- _Required action_:
For the records below, tally every line that has the word "Consider" and reply with the number alone.

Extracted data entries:
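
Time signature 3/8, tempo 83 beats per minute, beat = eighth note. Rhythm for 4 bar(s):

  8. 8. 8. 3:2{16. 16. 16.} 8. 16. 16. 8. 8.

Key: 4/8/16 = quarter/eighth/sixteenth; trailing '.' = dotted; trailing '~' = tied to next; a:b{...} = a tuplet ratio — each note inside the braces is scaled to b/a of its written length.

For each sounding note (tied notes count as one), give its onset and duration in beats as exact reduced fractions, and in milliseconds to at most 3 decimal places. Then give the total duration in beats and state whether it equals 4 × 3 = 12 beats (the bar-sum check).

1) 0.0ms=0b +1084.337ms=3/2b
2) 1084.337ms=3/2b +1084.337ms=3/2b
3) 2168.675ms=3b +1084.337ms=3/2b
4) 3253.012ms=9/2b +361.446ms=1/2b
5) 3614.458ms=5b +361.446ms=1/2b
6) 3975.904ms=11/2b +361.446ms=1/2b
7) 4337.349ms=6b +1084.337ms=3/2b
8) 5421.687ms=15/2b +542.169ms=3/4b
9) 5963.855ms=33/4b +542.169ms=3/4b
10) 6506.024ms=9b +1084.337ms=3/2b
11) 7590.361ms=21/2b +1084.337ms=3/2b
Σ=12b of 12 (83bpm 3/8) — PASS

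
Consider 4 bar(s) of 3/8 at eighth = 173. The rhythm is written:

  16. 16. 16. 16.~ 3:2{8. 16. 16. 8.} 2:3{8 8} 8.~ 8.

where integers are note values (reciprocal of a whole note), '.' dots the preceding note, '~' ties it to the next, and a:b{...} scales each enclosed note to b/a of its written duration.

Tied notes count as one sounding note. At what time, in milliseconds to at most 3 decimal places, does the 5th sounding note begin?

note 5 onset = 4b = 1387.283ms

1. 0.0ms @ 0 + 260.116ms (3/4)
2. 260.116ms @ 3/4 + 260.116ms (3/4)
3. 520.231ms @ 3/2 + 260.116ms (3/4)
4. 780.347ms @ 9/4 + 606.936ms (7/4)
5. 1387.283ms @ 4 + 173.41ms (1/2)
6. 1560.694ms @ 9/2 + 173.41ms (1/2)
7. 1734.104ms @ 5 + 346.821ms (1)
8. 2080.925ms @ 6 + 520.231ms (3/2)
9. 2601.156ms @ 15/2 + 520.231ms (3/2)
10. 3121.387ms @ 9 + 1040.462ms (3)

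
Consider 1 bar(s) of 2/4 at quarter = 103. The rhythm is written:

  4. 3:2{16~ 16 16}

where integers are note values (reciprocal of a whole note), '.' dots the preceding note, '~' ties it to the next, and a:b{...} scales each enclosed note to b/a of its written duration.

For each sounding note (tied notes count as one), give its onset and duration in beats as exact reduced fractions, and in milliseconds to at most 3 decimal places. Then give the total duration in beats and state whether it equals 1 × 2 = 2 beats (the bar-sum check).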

==

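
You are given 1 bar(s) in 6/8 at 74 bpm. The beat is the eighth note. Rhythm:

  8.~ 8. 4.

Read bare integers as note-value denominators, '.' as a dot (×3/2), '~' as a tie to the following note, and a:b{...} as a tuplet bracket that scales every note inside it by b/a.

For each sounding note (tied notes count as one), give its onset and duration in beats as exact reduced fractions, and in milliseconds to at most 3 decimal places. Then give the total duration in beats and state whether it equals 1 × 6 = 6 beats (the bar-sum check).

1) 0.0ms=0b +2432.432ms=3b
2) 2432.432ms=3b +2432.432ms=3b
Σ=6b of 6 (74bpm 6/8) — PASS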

- _Response_:
2